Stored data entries

---

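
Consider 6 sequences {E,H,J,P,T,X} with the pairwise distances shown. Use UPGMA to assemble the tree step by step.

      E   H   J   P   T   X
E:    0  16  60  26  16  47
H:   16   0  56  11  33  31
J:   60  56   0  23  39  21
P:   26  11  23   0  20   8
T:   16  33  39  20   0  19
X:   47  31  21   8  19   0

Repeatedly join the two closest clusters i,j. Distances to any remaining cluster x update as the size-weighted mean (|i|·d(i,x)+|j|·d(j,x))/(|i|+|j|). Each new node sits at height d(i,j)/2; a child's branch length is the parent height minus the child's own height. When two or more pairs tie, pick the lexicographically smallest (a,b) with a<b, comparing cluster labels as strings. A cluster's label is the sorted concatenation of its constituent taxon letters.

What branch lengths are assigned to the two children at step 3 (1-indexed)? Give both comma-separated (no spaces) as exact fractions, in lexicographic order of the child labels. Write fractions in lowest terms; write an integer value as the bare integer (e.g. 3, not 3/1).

iteration 1: select P,X (d=8); attach at lengths (4, 4); label the merged cluster PX
  updated: d(E,PX)=73/2, d(H,PX)=21, d(J,PX)=22, d(PX,T)=39/2
iteration 2: select E,H (d=16); attach at lengths (8, 8); label the merged cluster EH
  updated: d(EH,J)=58, d(EH,PX)=115/4, d(EH,T)=49/2
iteration 3: select PX,T (d=39/2); attach at lengths (23/4, 39/4); label the merged cluster PTX
  updated: d(EH,PTX)=82/3, d(J,PTX)=83/3
iteration 4: select EH,PTX (d=82/3); attach at lengths (17/3, 47/12); label the merged cluster EHPTX
  updated: d(EHPTX,J)=199/5
iteration 5: select EHPTX,J (d=199/5); attach at lengths (187/30, 199/10); label the merged cluster EHJPTX
final tree: (((E:8,H:8):17/3,((P:4,X:4):23/4,T:39/4):47/12):187/30,J:199/10)
total length: 4513/60

23/4,39/4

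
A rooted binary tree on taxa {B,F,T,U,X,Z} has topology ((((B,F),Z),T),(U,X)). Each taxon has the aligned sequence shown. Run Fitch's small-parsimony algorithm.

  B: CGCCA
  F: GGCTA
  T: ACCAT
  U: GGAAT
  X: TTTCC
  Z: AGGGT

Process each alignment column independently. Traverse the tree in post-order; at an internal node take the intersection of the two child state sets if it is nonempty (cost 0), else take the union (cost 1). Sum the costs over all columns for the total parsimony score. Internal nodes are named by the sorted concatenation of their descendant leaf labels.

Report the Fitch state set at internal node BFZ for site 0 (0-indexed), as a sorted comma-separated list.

site 0, node BF: B={C} ∪ F={G} → {C,G} (+1)
site 0, node BFZ: BF={C,G} ∪ Z={A} → {A,C,G} (+1)
site 0, node BFTZ: BFZ={A,C,G} ∩ T={A} → {A} (+0)
site 0, node UX: U={G} ∪ X={T} → {G,T} (+1)
site 0, node BFTUXZ: BFTZ={A} ∪ UX={G,T} → {A,G,T} (+1)
site 1, node BF: B={G} ∩ F={G} → {G} (+0)
site 1, node BFZ: BF={G} ∩ Z={G} → {G} (+0)
site 1, node BFTZ: BFZ={G} ∪ T={C} → {C,G} (+1)
site 1, node UX: U={G} ∪ X={T} → {G,T} (+1)
site 1, node BFTUXZ: BFTZ={C,G} ∩ UX={G,T} → {G} (+0)
site 2, node BF: B={C} ∩ F={C} → {C} (+0)
site 2, node BFZ: BF={C} ∪ Z={G} → {C,G} (+1)
site 2, node BFTZ: BFZ={C,G} ∩ T={C} → {C} (+0)
site 2, node UX: U={A} ∪ X={T} → {A,T} (+1)
site 2, node BFTUXZ: BFTZ={C} ∪ UX={A,T} → {A,C,T} (+1)
site 3, node BF: B={C} ∪ F={T} → {C,T} (+1)
site 3, node BFZ: BF={C,T} ∪ Z={G} → {C,G,T} (+1)
site 3, node BFTZ: BFZ={C,G,T} ∪ T={A} → {A,C,G,T} (+1)
site 3, node UX: U={A} ∪ X={C} → {A,C} (+1)
site 3, node BFTUXZ: BFTZ={A,C,G,T} ∩ UX={A,C} → {A,C} (+0)
site 4, node BF: B={A} ∩ F={A} → {A} (+0)
site 4, node BFZ: BF={A} ∪ Z={T} → {A,T} (+1)
site 4, node BFTZ: BFZ={A,T} ∩ T={T} → {T} (+0)
site 4, node UX: U={T} ∪ X={C} → {C,T} (+1)
site 4, node BFTUXZ: BFTZ={T} ∩ UX={C,T} → {T} (+0)
per-site changes: [4, 2, 3, 4, 2]; total = 15

A,C,G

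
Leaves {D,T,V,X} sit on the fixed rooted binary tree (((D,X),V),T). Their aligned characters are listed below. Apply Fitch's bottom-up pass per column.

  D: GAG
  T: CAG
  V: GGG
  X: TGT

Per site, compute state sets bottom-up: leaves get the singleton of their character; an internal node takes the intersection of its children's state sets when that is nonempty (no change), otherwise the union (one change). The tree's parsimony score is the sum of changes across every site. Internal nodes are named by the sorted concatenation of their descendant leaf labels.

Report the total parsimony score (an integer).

5

[col 0] DX: children D:{G}, X:{T} ∪→ {G,T}; cost 1
[col 0] DVX: children DX:{G,T}, V:{G} ∩→ {G}; cost 0
[col 0] DTVX: children DVX:{G}, T:{C} ∪→ {C,G}; cost 1
[col 1] DX: children D:{A}, X:{G} ∪→ {A,G}; cost 1
[col 1] DVX: children DX:{A,G}, V:{G} ∩→ {G}; cost 0
[col 1] DTVX: children DVX:{G}, T:{A} ∪→ {A,G}; cost 1
[col 2] DX: children D:{G}, X:{T} ∪→ {G,T}; cost 1
[col 2] DVX: children DX:{G,T}, V:{G} ∩→ {G}; cost 0
[col 2] DTVX: children DVX:{G}, T:{G} ∩→ {G}; cost 0
per-site changes: [2, 2, 1]; total = 5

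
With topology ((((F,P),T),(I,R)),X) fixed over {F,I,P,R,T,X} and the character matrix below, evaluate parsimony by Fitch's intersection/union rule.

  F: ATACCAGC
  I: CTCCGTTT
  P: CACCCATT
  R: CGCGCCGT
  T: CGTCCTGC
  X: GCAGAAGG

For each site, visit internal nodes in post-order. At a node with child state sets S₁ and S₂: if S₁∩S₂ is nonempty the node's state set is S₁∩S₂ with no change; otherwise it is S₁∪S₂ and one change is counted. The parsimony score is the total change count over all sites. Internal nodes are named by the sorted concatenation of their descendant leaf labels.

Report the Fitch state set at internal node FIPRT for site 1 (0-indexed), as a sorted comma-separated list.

FP@0: {A} ∪ {C} = {A,C} (union, +1)
FPT@0: {A,C} ∩ {C} = {C} (intersection, +0)
IR@0: {C} ∩ {C} = {C} (intersection, +0)
FIPRT@0: {C} ∩ {C} = {C} (intersection, +0)
FIPRTX@0: {C} ∪ {G} = {C,G} (union, +1)
FP@1: {T} ∪ {A} = {A,T} (union, +1)
FPT@1: {A,T} ∪ {G} = {A,G,T} (union, +1)
IR@1: {T} ∪ {G} = {G,T} (union, +1)
FIPRT@1: {A,G,T} ∩ {G,T} = {G,T} (intersection, +0)
FIPRTX@1: {G,T} ∪ {C} = {C,G,T} (union, +1)
FP@2: {A} ∪ {C} = {A,C} (union, +1)
FPT@2: {A,C} ∪ {T} = {A,C,T} (union, +1)
IR@2: {C} ∩ {C} = {C} (intersection, +0)
FIPRT@2: {A,C,T} ∩ {C} = {C} (intersection, +0)
FIPRTX@2: {C} ∪ {A} = {A,C} (union, +1)
FP@3: {C} ∩ {C} = {C} (intersection, +0)
FPT@3: {C} ∩ {C} = {C} (intersection, +0)
IR@3: {C} ∪ {G} = {C,G} (union, +1)
FIPRT@3: {C} ∩ {C,G} = {C} (intersection, +0)
FIPRTX@3: {C} ∪ {G} = {C,G} (union, +1)
FP@4: {C} ∩ {C} = {C} (intersection, +0)
FPT@4: {C} ∩ {C} = {C} (intersection, +0)
IR@4: {G} ∪ {C} = {C,G} (union, +1)
FIPRT@4: {C} ∩ {C,G} = {C} (intersection, +0)
FIPRTX@4: {C} ∪ {A} = {A,C} (union, +1)
FP@5: {A} ∩ {A} = {A} (intersection, +0)
FPT@5: {A} ∪ {T} = {A,T} (union, +1)
IR@5: {T} ∪ {C} = {C,T} (union, +1)
FIPRT@5: {A,T} ∩ {C,T} = {T} (intersection, +0)
FIPRTX@5: {T} ∪ {A} = {A,T} (union, +1)
FP@6: {G} ∪ {T} = {G,T} (union, +1)
FPT@6: {G,T} ∩ {G} = {G} (intersection, +0)
IR@6: {T} ∪ {G} = {G,T} (union, +1)
FIPRT@6: {G} ∩ {G,T} = {G} (intersection, +0)
FIPRTX@6: {G} ∩ {G} = {G} (intersection, +0)
FP@7: {C} ∪ {T} = {C,T} (union, +1)
FPT@7: {C,T} ∩ {C} = {C} (intersection, +0)
IR@7: {T} ∩ {T} = {T} (intersection, +0)
FIPRT@7: {C} ∪ {T} = {C,T} (union, +1)
FIPRTX@7: {C,T} ∪ {G} = {C,G,T} (union, +1)
per-site changes: [2, 4, 3, 2, 2, 3, 2, 3]; total = 21

G,T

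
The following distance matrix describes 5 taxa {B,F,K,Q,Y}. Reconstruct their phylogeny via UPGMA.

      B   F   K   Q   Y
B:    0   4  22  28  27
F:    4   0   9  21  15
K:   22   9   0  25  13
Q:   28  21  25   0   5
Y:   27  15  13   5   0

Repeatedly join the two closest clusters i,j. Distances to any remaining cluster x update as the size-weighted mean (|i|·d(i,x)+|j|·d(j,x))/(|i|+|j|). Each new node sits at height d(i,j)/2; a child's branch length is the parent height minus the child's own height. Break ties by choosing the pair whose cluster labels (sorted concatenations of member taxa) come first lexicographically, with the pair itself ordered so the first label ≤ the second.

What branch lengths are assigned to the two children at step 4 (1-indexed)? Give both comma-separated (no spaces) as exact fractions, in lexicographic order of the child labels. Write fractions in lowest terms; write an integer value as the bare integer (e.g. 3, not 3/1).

1. join B+F (d=4) ⇒ BF; edges |B|=2, |F|=2
  updated: d(BF,K)=31/2, d(BF,Q)=49/2, d(BF,Y)=21
2. join Q+Y (d=5) ⇒ QY; edges |Q|=5/2, |Y|=5/2
  updated: d(BF,QY)=91/4, d(K,QY)=19
3. join BF+K (d=31/2) ⇒ BFK; edges |BF|=23/4, |K|=31/4
  updated: d(BFK,QY)=43/2
4. join BFK+QY (d=43/2) ⇒ BFKQY; edges |BFK|=3, |QY|=33/4
final tree: (((B:2,F:2):23/4,K:31/4):3,(Q:5/2,Y:5/2):33/4)
total length: 135/4

3,33/4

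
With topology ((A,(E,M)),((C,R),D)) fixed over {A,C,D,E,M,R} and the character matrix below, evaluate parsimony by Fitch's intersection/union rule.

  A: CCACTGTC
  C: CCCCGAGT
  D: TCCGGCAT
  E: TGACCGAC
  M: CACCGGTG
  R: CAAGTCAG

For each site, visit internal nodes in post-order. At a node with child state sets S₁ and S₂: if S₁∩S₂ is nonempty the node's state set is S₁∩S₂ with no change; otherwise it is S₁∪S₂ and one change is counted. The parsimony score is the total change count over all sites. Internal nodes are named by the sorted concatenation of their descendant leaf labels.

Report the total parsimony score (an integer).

[col 0] EM: children E:{T}, M:{C} ∪→ {C,T}; cost 1
[col 0] AEM: children A:{C}, EM:{C,T} ∩→ {C}; cost 0
[col 0] CR: children C:{C}, R:{C} ∩→ {C}; cost 0
[col 0] CDR: children CR:{C}, D:{T} ∪→ {C,T}; cost 1
[col 0] ACDEMR: children AEM:{C}, CDR:{C,T} ∩→ {C}; cost 0
[col 1] EM: children E:{G}, M:{A} ∪→ {A,G}; cost 1
[col 1] AEM: children A:{C}, EM:{A,G} ∪→ {A,C,G}; cost 1
[col 1] CR: children C:{C}, R:{A} ∪→ {A,C}; cost 1
[col 1] CDR: children CR:{A,C}, D:{C} ∩→ {C}; cost 0
[col 1] ACDEMR: children AEM:{A,C,G}, CDR:{C} ∩→ {C}; cost 0
[col 2] EM: children E:{A}, M:{C} ∪→ {A,C}; cost 1
[col 2] AEM: children A:{A}, EM:{A,C} ∩→ {A}; cost 0
[col 2] CR: children C:{C}, R:{A} ∪→ {A,C}; cost 1
[col 2] CDR: children CR:{A,C}, D:{C} ∩→ {C}; cost 0
[col 2] ACDEMR: children AEM:{A}, CDR:{C} ∪→ {A,C}; cost 1
[col 3] EM: children E:{C}, M:{C} ∩→ {C}; cost 0
[col 3] AEM: children A:{C}, EM:{C} ∩→ {C}; cost 0
[col 3] CR: children C:{C}, R:{G} ∪→ {C,G}; cost 1
[col 3] CDR: children CR:{C,G}, D:{G} ∩→ {G}; cost 0
[col 3] ACDEMR: children AEM:{C}, CDR:{G} ∪→ {C,G}; cost 1
[col 4] EM: children E:{C}, M:{G} ∪→ {C,G}; cost 1
[col 4] AEM: children A:{T}, EM:{C,G} ∪→ {C,G,T}; cost 1
[col 4] CR: children C:{G}, R:{T} ∪→ {G,T}; cost 1
[col 4] CDR: children CR:{G,T}, D:{G} ∩→ {G}; cost 0
[col 4] ACDEMR: children AEM:{C,G,T}, CDR:{G} ∩→ {G}; cost 0
[col 5] EM: children E:{G}, M:{G} ∩→ {G}; cost 0
[col 5] AEM: children A:{G}, EM:{G} ∩→ {G}; cost 0
[col 5] CR: children C:{A}, R:{C} ∪→ {A,C}; cost 1
[col 5] CDR: children CR:{A,C}, D:{C} ∩→ {C}; cost 0
[col 5] ACDEMR: children AEM:{G}, CDR:{C} ∪→ {C,G}; cost 1
[col 6] EM: children E:{A}, M:{T} ∪→ {A,T}; cost 1
[col 6] AEM: children A:{T}, EM:{A,T} ∩→ {T}; cost 0
[col 6] CR: children C:{G}, R:{A} ∪→ {A,G}; cost 1
[col 6] CDR: children CR:{A,G}, D:{A} ∩→ {A}; cost 0
[col 6] ACDEMR: children AEM:{T}, CDR:{A} ∪→ {A,T}; cost 1
[col 7] EM: children E:{C}, M:{G} ∪→ {C,G}; cost 1
[col 7] AEM: children A:{C}, EM:{C,G} ∩→ {C}; cost 0
[col 7] CR: children C:{T}, R:{G} ∪→ {G,T}; cost 1
[col 7] CDR: children CR:{G,T}, D:{T} ∩→ {T}; cost 0
[col 7] ACDEMR: children AEM:{C}, CDR:{T} ∪→ {C,T}; cost 1
per-site changes: [2, 3, 3, 2, 3, 2, 3, 3]; total = 21

21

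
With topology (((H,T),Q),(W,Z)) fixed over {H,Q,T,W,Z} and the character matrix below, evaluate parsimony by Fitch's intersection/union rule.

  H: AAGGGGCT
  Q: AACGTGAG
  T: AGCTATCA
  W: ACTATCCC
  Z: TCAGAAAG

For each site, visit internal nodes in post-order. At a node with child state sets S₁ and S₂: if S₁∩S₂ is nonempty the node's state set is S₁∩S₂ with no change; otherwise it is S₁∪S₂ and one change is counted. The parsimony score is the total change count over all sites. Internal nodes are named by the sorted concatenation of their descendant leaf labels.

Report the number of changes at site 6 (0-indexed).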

---

- About this task
Report every line above that has the string "taxa" in it.

- Task result
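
A rooted binary tree on taxa {B,F,T,U,X,Z} has topology ((((B,F),Z),T),(U,X)). Each taxon has the aligned sequence shown. Run Fitch's small-parsimony algorithm.
The following distance matrix describes 5 taxa {B,F,K,Q,Y}. Reconstruct their phylogeny via UPGMA.
Repeatedly join the two closest clusters i,j. Distances to any remaining cluster x update as the size-weighted mean (|i|·d(i,x)+|j|·d(j,x))/(|i|+|j|). Each new node sits at height d(i,j)/2; a child's branch length is the parent height minus the child's own height. Break ties by choosing the pair whose cluster labels (sorted concatenations of member taxa) come first lexicographically, with the pair itself ordered so the first label ≤ the second.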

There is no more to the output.